▸ **ASSIGNED TASK**: Retype exactly the lines from the one that contains "A's planner proposes velocity v_A = (-7, 2)." through the final line of the material below, and add nothing else.
-- DATASET follows --
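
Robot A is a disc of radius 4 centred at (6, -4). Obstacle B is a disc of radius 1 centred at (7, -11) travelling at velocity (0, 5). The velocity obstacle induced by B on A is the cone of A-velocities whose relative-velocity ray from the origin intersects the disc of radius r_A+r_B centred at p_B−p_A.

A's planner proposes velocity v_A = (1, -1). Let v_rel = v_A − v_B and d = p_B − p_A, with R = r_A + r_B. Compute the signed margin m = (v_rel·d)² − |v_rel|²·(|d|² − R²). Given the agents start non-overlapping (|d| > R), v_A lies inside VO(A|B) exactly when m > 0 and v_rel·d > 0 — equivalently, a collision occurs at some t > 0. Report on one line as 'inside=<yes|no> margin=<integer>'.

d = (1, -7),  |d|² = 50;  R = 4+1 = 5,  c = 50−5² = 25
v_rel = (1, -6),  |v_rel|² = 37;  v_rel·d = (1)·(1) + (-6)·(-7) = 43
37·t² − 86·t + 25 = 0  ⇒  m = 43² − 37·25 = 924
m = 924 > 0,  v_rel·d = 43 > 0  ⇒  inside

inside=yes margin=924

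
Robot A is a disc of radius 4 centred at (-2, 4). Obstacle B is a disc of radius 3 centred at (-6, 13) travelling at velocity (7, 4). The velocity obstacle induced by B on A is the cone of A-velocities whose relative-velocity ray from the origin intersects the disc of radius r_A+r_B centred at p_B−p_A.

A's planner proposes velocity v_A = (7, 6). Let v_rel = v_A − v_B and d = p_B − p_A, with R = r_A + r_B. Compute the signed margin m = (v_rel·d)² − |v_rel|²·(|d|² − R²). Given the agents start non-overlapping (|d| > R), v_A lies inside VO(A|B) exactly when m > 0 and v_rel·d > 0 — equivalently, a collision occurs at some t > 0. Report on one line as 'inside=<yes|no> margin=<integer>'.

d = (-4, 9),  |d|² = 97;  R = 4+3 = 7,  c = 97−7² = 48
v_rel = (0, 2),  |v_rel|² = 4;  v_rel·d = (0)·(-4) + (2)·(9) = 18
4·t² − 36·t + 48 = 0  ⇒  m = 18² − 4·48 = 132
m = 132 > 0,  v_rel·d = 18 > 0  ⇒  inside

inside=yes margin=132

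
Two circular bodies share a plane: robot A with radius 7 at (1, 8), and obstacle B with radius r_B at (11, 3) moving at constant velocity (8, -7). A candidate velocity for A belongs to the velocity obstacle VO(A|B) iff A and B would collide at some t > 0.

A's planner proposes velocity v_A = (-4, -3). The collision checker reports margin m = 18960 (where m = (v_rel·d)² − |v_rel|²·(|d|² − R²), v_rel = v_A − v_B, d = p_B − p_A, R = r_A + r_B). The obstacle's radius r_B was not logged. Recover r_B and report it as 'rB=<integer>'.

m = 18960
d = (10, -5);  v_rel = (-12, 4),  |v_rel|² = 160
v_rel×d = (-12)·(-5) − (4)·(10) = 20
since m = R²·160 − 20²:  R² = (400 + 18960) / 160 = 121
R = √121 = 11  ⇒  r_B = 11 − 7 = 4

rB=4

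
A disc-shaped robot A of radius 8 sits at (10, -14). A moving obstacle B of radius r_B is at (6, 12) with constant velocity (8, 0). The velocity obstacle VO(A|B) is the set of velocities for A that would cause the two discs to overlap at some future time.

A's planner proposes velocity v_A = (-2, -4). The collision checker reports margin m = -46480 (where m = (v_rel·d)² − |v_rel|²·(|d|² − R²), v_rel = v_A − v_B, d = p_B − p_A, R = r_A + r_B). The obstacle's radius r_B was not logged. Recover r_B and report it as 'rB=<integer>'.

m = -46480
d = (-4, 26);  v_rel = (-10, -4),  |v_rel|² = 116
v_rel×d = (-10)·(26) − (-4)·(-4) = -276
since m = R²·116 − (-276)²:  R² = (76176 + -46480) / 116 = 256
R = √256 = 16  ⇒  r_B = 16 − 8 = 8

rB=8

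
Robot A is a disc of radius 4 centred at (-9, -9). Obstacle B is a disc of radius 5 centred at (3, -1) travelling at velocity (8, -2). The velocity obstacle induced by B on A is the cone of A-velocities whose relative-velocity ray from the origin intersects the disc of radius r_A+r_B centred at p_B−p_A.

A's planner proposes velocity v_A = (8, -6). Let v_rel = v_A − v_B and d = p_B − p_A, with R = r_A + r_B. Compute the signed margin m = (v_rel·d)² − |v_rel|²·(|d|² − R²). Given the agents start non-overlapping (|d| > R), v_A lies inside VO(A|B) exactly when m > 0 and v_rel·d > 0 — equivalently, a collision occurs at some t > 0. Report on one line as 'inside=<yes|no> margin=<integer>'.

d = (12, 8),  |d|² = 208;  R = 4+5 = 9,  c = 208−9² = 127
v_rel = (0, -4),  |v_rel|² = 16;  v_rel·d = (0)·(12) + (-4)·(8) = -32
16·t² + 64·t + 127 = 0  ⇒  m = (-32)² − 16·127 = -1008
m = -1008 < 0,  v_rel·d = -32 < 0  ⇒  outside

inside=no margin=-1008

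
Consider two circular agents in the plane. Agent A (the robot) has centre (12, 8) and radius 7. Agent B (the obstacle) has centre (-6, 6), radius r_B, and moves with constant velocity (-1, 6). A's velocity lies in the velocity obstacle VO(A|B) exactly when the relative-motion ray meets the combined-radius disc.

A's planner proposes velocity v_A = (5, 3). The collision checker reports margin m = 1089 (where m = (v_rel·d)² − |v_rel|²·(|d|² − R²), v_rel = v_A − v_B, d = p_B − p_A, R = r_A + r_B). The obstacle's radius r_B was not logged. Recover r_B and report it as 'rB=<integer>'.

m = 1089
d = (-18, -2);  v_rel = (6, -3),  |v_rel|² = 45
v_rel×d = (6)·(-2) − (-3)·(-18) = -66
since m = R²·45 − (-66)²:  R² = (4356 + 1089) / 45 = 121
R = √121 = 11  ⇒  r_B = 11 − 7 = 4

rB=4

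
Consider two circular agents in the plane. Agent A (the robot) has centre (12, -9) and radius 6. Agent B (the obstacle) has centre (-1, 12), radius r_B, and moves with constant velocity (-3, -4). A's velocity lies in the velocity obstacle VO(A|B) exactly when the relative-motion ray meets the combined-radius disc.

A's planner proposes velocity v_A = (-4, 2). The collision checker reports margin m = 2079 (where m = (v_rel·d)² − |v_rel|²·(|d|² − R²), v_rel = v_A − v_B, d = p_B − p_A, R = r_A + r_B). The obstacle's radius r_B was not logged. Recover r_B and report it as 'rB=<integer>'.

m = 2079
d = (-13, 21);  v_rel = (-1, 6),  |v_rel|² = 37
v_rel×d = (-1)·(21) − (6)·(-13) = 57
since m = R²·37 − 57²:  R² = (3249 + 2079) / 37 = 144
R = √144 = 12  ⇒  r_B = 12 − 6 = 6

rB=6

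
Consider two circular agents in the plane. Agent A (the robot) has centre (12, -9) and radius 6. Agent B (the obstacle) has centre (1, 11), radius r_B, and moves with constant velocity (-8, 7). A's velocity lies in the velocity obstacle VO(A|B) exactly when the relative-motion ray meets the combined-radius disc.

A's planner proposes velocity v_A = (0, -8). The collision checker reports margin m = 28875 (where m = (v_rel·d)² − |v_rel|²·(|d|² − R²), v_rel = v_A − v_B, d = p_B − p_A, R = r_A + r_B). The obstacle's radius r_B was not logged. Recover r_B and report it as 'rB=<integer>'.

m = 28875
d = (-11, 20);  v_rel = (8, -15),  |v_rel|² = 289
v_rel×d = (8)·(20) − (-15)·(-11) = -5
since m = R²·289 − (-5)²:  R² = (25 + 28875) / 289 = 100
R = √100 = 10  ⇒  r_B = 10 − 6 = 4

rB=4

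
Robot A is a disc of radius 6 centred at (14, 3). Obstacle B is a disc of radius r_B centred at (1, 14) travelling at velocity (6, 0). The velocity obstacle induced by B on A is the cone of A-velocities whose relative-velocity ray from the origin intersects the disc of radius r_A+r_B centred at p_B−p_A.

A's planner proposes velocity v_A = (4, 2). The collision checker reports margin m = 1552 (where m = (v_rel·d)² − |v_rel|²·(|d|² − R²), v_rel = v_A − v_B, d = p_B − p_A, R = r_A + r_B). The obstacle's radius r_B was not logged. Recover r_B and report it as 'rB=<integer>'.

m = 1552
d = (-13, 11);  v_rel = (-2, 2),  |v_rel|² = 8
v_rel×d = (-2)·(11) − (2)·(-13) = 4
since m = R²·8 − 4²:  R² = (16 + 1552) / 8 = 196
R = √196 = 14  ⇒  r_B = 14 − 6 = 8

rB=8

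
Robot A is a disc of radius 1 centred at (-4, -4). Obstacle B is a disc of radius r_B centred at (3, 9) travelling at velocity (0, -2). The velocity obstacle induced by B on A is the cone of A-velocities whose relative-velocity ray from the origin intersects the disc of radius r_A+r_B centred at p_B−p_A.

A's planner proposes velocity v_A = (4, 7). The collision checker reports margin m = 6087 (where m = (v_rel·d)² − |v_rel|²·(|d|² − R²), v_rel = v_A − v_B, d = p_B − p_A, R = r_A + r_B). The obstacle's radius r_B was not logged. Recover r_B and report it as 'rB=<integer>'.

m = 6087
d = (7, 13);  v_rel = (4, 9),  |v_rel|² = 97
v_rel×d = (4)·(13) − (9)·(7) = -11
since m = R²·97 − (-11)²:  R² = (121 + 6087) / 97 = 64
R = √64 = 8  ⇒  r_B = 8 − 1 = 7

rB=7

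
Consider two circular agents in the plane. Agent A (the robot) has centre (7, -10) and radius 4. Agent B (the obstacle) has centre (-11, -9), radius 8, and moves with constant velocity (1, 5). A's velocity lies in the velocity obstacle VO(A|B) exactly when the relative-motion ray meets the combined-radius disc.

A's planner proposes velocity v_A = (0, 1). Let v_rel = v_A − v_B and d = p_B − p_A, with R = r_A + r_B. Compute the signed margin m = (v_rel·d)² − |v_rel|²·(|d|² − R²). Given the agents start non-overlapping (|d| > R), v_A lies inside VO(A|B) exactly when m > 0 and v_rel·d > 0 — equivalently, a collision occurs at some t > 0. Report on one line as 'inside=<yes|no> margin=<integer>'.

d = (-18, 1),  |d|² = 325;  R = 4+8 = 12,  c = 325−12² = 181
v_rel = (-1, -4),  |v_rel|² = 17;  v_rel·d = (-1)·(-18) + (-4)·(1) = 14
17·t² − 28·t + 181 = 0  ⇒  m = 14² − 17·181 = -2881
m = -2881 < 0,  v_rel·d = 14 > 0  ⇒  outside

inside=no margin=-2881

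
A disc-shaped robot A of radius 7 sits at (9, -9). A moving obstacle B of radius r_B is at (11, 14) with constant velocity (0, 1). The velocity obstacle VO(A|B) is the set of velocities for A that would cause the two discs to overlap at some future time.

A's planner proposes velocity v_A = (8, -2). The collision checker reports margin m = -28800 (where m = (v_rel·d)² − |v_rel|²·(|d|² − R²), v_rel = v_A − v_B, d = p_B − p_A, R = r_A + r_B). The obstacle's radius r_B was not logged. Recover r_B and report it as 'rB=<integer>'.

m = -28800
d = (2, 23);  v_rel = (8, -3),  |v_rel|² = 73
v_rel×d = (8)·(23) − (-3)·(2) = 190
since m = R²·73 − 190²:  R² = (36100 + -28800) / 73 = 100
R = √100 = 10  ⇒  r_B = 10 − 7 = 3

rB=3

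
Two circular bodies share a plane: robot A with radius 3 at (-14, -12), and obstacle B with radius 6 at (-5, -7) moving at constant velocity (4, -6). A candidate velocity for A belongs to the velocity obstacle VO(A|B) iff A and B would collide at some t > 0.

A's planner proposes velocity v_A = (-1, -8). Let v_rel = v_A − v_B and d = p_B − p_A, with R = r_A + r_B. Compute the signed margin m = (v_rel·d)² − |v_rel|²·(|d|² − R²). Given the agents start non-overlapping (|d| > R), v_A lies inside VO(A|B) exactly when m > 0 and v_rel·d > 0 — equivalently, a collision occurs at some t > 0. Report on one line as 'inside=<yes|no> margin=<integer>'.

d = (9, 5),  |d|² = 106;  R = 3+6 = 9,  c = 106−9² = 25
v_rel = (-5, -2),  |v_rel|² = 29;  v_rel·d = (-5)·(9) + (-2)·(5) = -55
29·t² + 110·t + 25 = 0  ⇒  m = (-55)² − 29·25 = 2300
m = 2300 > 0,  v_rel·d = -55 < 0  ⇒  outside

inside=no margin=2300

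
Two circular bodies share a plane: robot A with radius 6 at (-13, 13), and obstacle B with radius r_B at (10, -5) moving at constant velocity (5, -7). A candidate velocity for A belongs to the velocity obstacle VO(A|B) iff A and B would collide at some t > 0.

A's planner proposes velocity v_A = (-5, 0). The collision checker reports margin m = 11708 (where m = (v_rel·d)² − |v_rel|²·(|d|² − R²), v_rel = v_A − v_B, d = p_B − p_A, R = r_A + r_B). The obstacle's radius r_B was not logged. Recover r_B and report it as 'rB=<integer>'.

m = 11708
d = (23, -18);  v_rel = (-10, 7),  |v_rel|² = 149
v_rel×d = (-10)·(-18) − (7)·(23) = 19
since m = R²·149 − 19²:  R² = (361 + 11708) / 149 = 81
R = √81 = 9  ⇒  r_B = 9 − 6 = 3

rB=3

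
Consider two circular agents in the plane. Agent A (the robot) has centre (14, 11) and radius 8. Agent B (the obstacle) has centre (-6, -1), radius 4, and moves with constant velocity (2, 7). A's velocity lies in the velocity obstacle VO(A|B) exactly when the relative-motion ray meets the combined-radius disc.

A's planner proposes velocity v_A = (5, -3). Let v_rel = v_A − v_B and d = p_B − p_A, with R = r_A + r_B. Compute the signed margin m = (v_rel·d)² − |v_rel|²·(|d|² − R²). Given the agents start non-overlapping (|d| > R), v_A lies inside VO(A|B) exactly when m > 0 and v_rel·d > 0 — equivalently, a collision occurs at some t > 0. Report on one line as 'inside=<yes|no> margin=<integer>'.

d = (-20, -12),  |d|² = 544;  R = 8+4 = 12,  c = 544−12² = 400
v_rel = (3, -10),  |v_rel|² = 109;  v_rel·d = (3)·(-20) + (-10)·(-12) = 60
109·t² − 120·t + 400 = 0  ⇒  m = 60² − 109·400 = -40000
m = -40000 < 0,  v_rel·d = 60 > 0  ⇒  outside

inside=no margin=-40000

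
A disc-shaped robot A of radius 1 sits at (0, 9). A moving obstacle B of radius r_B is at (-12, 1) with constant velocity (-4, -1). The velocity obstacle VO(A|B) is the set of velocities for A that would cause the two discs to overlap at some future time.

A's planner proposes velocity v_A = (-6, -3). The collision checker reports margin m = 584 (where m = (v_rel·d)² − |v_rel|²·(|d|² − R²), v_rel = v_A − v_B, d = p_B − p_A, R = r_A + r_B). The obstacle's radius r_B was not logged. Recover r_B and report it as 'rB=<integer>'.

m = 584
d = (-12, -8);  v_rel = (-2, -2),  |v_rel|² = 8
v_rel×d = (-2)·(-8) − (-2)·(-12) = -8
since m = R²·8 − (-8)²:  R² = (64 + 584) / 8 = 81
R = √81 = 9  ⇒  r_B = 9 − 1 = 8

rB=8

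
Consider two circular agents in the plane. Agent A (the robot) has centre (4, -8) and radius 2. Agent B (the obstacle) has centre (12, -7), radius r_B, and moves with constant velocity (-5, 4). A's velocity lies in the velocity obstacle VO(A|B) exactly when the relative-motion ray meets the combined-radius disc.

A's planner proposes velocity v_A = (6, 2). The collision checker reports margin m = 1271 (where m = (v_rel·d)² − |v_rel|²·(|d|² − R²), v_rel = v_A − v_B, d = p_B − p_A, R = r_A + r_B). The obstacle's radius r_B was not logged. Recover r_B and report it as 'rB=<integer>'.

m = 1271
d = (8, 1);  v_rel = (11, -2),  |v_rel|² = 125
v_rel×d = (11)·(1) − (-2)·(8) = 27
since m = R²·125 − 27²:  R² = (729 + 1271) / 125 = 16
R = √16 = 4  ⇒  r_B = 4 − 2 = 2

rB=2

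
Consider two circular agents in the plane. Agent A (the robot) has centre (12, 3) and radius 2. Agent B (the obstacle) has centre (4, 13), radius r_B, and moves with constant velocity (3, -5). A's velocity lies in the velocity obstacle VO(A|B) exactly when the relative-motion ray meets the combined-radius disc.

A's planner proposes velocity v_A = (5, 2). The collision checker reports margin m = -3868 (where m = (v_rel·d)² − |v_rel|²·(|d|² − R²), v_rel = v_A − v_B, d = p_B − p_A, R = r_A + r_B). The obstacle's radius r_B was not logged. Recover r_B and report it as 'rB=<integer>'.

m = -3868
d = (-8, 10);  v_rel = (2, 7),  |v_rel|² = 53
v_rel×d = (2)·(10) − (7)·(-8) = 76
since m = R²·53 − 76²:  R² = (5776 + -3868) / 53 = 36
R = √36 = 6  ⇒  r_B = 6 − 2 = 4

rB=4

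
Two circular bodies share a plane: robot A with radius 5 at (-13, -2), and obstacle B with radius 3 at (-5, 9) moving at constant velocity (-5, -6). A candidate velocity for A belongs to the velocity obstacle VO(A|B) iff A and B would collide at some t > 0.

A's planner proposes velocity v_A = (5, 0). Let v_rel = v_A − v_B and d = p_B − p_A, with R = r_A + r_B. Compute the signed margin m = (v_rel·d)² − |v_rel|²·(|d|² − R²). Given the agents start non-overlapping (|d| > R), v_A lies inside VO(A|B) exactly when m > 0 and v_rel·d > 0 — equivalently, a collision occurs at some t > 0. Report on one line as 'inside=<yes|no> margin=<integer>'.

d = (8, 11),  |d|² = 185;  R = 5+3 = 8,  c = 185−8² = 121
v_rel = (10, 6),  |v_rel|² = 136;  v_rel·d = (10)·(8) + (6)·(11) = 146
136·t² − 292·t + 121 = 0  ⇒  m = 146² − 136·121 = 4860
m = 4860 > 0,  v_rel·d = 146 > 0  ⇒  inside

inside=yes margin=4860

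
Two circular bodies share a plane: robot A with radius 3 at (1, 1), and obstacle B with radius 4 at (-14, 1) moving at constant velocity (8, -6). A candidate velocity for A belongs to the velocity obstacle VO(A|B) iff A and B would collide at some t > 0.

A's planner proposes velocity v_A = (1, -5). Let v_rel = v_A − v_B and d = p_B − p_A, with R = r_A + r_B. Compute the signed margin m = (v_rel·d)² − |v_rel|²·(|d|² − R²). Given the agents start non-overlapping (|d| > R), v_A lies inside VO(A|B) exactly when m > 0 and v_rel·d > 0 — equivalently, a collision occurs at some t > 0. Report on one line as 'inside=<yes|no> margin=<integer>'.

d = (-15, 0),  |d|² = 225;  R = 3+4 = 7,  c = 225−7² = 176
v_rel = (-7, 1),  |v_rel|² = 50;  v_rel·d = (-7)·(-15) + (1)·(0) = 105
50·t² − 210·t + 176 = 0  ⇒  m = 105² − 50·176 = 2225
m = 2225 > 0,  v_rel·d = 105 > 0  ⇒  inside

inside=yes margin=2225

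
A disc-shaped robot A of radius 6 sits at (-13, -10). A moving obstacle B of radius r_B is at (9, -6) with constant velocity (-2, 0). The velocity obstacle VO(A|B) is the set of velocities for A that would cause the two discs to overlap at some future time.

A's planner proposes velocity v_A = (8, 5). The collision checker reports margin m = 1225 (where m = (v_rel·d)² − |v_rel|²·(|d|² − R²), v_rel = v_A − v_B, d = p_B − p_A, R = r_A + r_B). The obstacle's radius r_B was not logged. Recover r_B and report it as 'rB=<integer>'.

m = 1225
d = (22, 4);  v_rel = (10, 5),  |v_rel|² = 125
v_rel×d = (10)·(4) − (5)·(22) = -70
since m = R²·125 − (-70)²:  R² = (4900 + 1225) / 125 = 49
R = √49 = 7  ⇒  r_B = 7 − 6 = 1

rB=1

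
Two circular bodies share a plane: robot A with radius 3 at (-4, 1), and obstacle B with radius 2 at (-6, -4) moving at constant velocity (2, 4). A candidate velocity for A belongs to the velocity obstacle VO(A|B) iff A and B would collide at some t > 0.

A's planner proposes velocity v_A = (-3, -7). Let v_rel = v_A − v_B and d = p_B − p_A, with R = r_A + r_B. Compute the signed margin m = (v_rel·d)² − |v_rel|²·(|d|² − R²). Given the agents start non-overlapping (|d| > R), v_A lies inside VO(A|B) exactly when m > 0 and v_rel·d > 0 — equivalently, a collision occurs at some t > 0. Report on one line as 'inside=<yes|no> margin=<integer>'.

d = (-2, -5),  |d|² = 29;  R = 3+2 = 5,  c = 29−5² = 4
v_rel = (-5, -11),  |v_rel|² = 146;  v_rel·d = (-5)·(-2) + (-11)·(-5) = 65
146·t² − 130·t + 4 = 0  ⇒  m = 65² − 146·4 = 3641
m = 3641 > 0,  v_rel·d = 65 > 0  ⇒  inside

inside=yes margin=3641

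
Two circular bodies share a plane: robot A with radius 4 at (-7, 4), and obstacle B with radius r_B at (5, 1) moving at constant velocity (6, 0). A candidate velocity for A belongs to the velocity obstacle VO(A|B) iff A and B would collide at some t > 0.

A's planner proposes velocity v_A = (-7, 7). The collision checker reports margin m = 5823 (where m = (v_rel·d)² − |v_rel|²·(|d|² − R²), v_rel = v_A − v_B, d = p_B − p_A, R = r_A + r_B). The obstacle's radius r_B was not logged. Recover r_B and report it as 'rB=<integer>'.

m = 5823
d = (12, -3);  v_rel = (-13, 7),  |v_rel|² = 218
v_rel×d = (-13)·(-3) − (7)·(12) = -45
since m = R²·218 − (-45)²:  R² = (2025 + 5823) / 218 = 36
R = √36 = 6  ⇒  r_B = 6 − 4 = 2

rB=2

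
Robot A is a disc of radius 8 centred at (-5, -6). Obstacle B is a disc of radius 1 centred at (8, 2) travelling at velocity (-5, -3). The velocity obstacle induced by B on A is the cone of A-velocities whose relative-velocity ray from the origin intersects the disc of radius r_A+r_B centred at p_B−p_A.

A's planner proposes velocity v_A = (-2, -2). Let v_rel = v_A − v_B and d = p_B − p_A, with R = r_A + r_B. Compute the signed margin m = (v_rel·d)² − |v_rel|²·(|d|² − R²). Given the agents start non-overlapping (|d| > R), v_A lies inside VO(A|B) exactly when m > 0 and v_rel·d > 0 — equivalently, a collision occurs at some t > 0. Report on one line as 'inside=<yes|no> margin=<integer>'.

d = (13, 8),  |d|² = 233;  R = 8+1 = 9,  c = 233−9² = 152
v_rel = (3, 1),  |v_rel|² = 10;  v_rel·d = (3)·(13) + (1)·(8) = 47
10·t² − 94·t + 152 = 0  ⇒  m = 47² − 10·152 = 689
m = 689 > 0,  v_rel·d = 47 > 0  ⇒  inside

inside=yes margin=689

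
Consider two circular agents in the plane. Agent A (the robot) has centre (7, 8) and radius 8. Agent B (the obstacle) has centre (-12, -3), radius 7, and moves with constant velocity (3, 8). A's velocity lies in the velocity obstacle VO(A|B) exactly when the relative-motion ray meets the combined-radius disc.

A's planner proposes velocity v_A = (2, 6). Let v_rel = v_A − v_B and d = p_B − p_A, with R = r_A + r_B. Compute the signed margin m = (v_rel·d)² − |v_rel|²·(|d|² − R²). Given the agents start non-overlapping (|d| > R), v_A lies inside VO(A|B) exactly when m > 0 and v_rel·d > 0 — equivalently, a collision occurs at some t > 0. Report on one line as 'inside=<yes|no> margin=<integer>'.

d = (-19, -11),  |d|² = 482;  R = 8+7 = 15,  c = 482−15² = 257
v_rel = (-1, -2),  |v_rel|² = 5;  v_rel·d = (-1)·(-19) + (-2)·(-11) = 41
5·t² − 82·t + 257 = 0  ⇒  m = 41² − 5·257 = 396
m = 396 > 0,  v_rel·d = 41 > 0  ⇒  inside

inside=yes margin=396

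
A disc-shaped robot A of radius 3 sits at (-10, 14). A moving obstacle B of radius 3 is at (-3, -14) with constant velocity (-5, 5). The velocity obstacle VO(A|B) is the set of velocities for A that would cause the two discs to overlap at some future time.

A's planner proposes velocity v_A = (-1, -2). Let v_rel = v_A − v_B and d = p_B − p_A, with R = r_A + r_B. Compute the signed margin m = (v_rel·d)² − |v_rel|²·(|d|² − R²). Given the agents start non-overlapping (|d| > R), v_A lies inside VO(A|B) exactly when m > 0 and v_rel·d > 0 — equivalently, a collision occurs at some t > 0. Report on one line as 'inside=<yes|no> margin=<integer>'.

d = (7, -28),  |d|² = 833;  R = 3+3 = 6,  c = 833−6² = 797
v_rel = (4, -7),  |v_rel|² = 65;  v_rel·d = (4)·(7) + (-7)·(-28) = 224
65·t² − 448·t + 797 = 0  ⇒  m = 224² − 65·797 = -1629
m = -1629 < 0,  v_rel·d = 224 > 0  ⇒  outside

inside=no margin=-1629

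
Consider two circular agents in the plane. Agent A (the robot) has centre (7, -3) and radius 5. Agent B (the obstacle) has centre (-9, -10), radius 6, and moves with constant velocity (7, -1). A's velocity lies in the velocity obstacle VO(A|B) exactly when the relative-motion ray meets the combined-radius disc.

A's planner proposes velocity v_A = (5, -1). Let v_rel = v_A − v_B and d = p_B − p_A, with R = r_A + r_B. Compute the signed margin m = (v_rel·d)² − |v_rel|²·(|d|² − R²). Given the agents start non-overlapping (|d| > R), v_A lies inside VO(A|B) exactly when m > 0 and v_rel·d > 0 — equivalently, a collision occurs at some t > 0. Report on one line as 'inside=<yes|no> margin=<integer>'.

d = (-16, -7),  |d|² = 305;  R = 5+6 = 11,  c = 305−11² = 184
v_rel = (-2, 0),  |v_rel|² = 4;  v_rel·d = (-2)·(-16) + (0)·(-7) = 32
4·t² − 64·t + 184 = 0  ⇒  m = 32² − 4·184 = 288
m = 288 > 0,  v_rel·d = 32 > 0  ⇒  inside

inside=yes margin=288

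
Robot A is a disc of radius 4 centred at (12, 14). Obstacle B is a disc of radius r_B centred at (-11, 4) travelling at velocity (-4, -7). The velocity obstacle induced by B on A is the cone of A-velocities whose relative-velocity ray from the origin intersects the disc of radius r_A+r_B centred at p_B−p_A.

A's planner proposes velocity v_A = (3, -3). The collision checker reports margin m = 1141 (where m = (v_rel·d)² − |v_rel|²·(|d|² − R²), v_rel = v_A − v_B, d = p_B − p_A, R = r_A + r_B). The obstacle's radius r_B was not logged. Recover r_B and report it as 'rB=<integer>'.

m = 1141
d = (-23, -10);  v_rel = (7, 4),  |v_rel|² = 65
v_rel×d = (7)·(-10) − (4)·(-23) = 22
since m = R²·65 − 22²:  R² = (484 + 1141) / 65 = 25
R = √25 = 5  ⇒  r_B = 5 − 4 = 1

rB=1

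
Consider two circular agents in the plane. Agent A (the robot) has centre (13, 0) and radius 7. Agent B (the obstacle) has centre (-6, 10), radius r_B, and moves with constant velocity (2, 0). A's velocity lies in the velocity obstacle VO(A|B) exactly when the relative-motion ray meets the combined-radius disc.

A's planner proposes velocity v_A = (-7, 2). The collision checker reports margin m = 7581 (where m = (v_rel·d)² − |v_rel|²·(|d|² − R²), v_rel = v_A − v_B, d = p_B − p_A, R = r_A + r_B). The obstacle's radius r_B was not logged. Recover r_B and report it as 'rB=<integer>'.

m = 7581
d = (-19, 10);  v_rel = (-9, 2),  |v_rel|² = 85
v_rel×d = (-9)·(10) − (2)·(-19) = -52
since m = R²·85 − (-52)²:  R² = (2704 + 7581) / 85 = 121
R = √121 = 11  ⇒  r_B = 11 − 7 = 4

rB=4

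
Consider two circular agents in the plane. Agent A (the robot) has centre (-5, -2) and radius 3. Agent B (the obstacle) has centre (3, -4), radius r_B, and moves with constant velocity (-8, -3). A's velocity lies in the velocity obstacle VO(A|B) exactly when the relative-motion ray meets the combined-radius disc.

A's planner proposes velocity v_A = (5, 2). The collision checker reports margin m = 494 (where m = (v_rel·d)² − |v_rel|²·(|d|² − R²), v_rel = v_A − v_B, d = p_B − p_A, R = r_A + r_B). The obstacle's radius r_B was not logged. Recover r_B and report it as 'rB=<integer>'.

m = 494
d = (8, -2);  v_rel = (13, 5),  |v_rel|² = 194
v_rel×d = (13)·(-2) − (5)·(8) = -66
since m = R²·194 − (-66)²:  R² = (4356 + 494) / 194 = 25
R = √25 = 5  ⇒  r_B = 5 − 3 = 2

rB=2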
-- DATASET concluded --
▸ **YOUR SOLUTION**:
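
A's planner proposes velocity v_A = (-7, 2). The collision checker reports margin m = 7581 (where m = (v_rel·d)² − |v_rel|²·(|d|² − R²), v_rel = v_A − v_B, d = p_B − p_A, R = r_A + r_B). The obstacle's radius r_B was not logged. Recover r_B and report it as 'rB=<integer>'.

m = 7581
d = (-19, 10);  v_rel = (-9, 2),  |v_rel|² = 85
v_rel×d = (-9)·(10) − (2)·(-19) = -52
since m = R²·85 − (-52)²:  R² = (2704 + 7581) / 85 = 121
R = √121 = 11  ⇒  r_B = 11 − 7 = 4

rB=4

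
Consider two circular agents in the plane. Agent A (the robot) has centre (-5, -2) and radius 3. Agent B (the obstacle) has centre (3, -4), radius r_B, and moves with constant velocity (-8, -3). A's velocity lies in the velocity obstacle VO(A|B) exactly when the relative-motion ray meets the combined-radius disc.

A's planner proposes velocity v_A = (5, 2). The collision checker reports margin m = 494 (where m = (v_rel·d)² − |v_rel|²·(|d|² − R²), v_rel = v_A − v_B, d = p_B − p_A, R = r_A + r_B). The obstacle's radius r_B was not logged. Recover r_B and report it as 'rB=<integer>'.

m = 494
d = (8, -2);  v_rel = (13, 5),  |v_rel|² = 194
v_rel×d = (13)·(-2) − (5)·(8) = -66
since m = R²·194 − (-66)²:  R² = (4356 + 494) / 194 = 25
R = √25 = 5  ⇒  r_B = 5 − 3 = 2

rB=2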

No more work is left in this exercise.